#### Exercise materials ####
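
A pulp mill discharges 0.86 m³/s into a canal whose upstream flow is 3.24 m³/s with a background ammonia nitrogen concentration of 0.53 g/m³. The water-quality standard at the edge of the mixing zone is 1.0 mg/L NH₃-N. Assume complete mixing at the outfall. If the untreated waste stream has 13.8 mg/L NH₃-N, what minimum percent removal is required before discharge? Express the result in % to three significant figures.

79.9 %

Mass balance: 1·4.1 = 0.86·Cₑ + 3.24·0.53.
Cₑ = (4.1 − 1.717) / 0.86 = 2.771 mg/L.
Required removal = 1 − 2.771/13.8 = 79.92 %.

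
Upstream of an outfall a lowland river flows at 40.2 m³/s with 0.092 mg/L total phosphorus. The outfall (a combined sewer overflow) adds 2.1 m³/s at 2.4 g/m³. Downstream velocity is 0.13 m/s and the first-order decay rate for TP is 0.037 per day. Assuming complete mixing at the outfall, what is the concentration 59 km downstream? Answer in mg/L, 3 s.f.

After complete mixing, C₀ = (2.1·2.4 + 40.2·0.092) / 42.3 = 0.2066 mg/L.
Travel time t = 5.9e+04 m / 0.13 m/s = 4.538e+05 s = 5.253 d.
C = 0.2066·exp(−0.037·5.253) = 0.2066·0.8234 = 0.1701 mg/L.

0.170 mg/L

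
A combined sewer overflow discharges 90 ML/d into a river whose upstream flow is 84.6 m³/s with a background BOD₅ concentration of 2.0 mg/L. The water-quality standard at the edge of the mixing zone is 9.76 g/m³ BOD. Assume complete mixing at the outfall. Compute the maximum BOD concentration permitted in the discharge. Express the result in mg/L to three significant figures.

90 ML/d = 1.042 m³/s.
Mass balance: 9.76·85.64 = 1.042·Cₑ + 84.6·2.
Cₑ = (835.9 − 169.2) / 1.042 = 640 mg/L.

640 mg/L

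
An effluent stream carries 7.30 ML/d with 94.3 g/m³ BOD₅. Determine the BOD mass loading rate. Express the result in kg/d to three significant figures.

688 kg/d

7.30 ML/d = 0.08449 m³/s.
Mass flux = Q·C = 0.08449 m³/s × 94.3 g/m³ = 7.967 g/s.
= 7.967 g/s × 86.4 = 688.4 kg/d.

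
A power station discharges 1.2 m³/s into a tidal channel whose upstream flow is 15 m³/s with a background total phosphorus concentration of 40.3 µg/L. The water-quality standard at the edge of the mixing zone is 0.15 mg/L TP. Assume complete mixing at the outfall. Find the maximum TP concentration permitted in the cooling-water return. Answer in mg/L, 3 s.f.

1.52 mg/L

40.3 µg/L = 0.0403 mg/L.
Mass balance: 0.15·16.2 = 1.2·Cₑ + 15·0.0403.
Cₑ = (2.43 − 0.6045) / 1.2 = 1.521 mg/L.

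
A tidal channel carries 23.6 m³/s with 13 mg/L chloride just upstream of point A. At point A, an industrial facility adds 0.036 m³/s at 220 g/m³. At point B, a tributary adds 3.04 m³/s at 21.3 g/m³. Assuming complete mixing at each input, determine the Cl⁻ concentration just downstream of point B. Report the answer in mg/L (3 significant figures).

After input A: C = (23.6·13 + 0.036·220) / 23.64 = 13.32 mg/L.
After input B: C = (23.64·13.32 + 3.04·21.3) / 26.68 = 14.23 mg/L.

14.2 mg/L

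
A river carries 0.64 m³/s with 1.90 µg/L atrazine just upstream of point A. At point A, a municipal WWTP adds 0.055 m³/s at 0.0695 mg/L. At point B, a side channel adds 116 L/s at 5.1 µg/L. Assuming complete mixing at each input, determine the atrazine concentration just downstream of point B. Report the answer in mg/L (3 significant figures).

1.90 µg/L = 0.0019 mg/L.
After input A: C = (0.64·0.0019 + 0.055·0.0695) / 0.695 = 0.00725 mg/L.
116 L/s = 0.116 m³/s.
5.1 µg/L = 0.0051 mg/L.
After input B: C = (0.695·0.00725 + 0.116·0.0051) / 0.811 = 0.006942 mg/L.

0.00694 mg/L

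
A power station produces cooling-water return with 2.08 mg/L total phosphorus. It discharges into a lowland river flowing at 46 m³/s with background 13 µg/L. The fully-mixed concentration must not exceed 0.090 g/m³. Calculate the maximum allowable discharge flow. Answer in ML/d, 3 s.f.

154 ML/d

13 µg/L = 0.013 mg/L.
Mass balance at complete mixing: C_std·(Q_w + Q_r) = Q_w·C_e + Q_r·C_b.
Rearranging, Q_w = Q_r·(C_std − C_b)/(C_e − C_std) = 46·(0.09 − 0.013) / (2.08 − 0.09) = 1.78 m³/s.
= 153.8 ML/d.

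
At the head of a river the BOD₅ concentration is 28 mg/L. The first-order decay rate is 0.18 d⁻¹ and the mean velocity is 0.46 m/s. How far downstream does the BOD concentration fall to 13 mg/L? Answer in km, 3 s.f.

From C = C₀·e^(−kt), t = ln(C₀/C)/k = ln(28/13)/0.18 = 0.7673/0.18 = 4.263 d.
Distance = v·t = 0.46 m/s × 3.683e+05 s = 1.694e+05 m = 169.4 km.

169 km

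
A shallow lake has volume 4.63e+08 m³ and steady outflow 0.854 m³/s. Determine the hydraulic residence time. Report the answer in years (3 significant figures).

17.2 yr

Q = 0.854 m³/s × 3.156e+07 s/yr = 2.695e+07 m³/yr.
Hydraulic residence time τ = V/Q = 4.63e+08/2.695e+07 = 17.18 yr.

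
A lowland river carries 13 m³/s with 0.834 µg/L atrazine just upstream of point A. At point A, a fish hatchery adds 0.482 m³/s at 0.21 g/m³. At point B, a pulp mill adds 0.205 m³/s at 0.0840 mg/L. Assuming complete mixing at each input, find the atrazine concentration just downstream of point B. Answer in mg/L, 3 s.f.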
####
● Exercise details
Please retype each entry above exactly as it is written.

● Result
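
A pulp mill discharges 0.86 m³/s into a canal whose upstream flow is 3.24 m³/s with a background ammonia nitrogen concentration of 0.53 g/m³. The water-quality standard at the edge of the mixing zone is 1.0 mg/L NH₃-N. Assume complete mixing at the outfall. If the untreated waste stream has 13.8 mg/L NH₃-N, what minimum percent removal is required before discharge? Express the result in % to three significant figures.

79.9 %

Mass balance: 1·4.1 = 0.86·Cₑ + 3.24·0.53.
Cₑ = (4.1 − 1.717) / 0.86 = 2.771 mg/L.
Required removal = 1 − 2.771/13.8 = 79.92 %.

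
Upstream of an outfall a lowland river flows at 40.2 m³/s with 0.092 mg/L total phosphorus. The outfall (a combined sewer overflow) adds 2.1 m³/s at 2.4 g/m³. Downstream velocity is 0.13 m/s and the first-order decay rate for TP is 0.037 per day. Assuming complete mixing at the outfall, what is the concentration 59 km downstream? Answer in mg/L, 3 s.f.

After complete mixing, C₀ = (2.1·2.4 + 40.2·0.092) / 42.3 = 0.2066 mg/L.
Travel time t = 5.9e+04 m / 0.13 m/s = 4.538e+05 s = 5.253 d.
C = 0.2066·exp(−0.037·5.253) = 0.2066·0.8234 = 0.1701 mg/L.

0.170 mg/L

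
A combined sewer overflow discharges 90 ML/d into a river whose upstream flow is 84.6 m³/s with a background BOD₅ concentration of 2.0 mg/L. The water-quality standard at the edge of the mixing zone is 9.76 g/m³ BOD. Assume complete mixing at the outfall. Compute the maximum BOD concentration permitted in the discharge. Express the result in mg/L to three significant figures.

90 ML/d = 1.042 m³/s.
Mass balance: 9.76·85.64 = 1.042·Cₑ + 84.6·2.
Cₑ = (835.9 − 169.2) / 1.042 = 640 mg/L.

640 mg/L

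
An effluent stream carries 7.30 ML/d with 94.3 g/m³ BOD₅. Determine the BOD mass loading rate. Express the result in kg/d to three significant figures.

688 kg/d

7.30 ML/d = 0.08449 m³/s.
Mass flux = Q·C = 0.08449 m³/s × 94.3 g/m³ = 7.967 g/s.
= 7.967 g/s × 86.4 = 688.4 kg/d.

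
A power station discharges 1.2 m³/s into a tidal channel whose upstream flow is 15 m³/s with a background total phosphorus concentration of 40.3 µg/L. The water-quality standard at the edge of the mixing zone is 0.15 mg/L TP. Assume complete mixing at the outfall. Find the maximum TP concentration permitted in the cooling-water return. Answer in mg/L, 3 s.f.

1.52 mg/L

40.3 µg/L = 0.0403 mg/L.
Mass balance: 0.15·16.2 = 1.2·Cₑ + 15·0.0403.
Cₑ = (2.43 − 0.6045) / 1.2 = 1.521 mg/L.

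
A tidal channel carries 23.6 m³/s with 13 mg/L chloride just upstream of point A. At point A, an industrial facility adds 0.036 m³/s at 220 g/m³. At point B, a tributary adds 3.04 m³/s at 21.3 g/m³. Assuming complete mixing at each input, determine the Cl⁻ concentration just downstream of point B. Report the answer in mg/L (3 significant figures).

After input A: C = (23.6·13 + 0.036·220) / 23.64 = 13.32 mg/L.
After input B: C = (23.64·13.32 + 3.04·21.3) / 26.68 = 14.23 mg/L.

14.2 mg/L

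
A river carries 0.64 m³/s with 1.90 µg/L atrazine just upstream of point A. At point A, a municipal WWTP adds 0.055 m³/s at 0.0695 mg/L. At point B, a side channel adds 116 L/s at 5.1 µg/L. Assuming complete mixing at each input, determine the atrazine concentration just downstream of point B. Report the answer in mg/L (3 significant figures).

1.90 µg/L = 0.0019 mg/L.
After input A: C = (0.64·0.0019 + 0.055·0.0695) / 0.695 = 0.00725 mg/L.
116 L/s = 0.116 m³/s.
5.1 µg/L = 0.0051 mg/L.
After input B: C = (0.695·0.00725 + 0.116·0.0051) / 0.811 = 0.006942 mg/L.

0.00694 mg/L

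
A power station produces cooling-water return with 2.08 mg/L total phosphorus. It discharges into a lowland river flowing at 46 m³/s with background 13 µg/L. The fully-mixed concentration must not exceed 0.090 g/m³. Calculate the maximum allowable discharge flow. Answer in ML/d, 3 s.f.

154 ML/d

13 µg/L = 0.013 mg/L.
Mass balance at complete mixing: C_std·(Q_w + Q_r) = Q_w·C_e + Q_r·C_b.
Rearranging, Q_w = Q_r·(C_std − C_b)/(C_e − C_std) = 46·(0.09 − 0.013) / (2.08 − 0.09) = 1.78 m³/s.
= 153.8 ML/d.

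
At the head of a river the BOD₅ concentration is 28 mg/L. The first-order decay rate is 0.18 d⁻¹ and the mean velocity is 0.46 m/s. How far downstream does the BOD concentration fall to 13 mg/L? Answer in km, 3 s.f.

From C = C₀·e^(−kt), t = ln(C₀/C)/k = ln(28/13)/0.18 = 0.7673/0.18 = 4.263 d.
Distance = v·t = 0.46 m/s × 3.683e+05 s = 1.694e+05 m = 169.4 km.

169 km

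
A shallow lake has volume 4.63e+08 m³ and steady outflow 0.854 m³/s. Determine the hydraulic residence time. Report the answer in years (3 significant figures).

17.2 yr

Q = 0.854 m³/s × 3.156e+07 s/yr = 2.695e+07 m³/yr.
Hydraulic residence time τ = V/Q = 4.63e+08/2.695e+07 = 17.18 yr.

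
A lowland river carries 13 m³/s with 0.834 µg/L atrazine just upstream of point A. At point A, a fish hatchery adds 0.482 m³/s at 0.21 g/m³. At point B, a pulp mill adds 0.205 m³/s at 0.0840 mg/L. Assuming complete mixing at each input, find the atrazine concentration just downstream of point B. Answer in mg/L, 3 s.f.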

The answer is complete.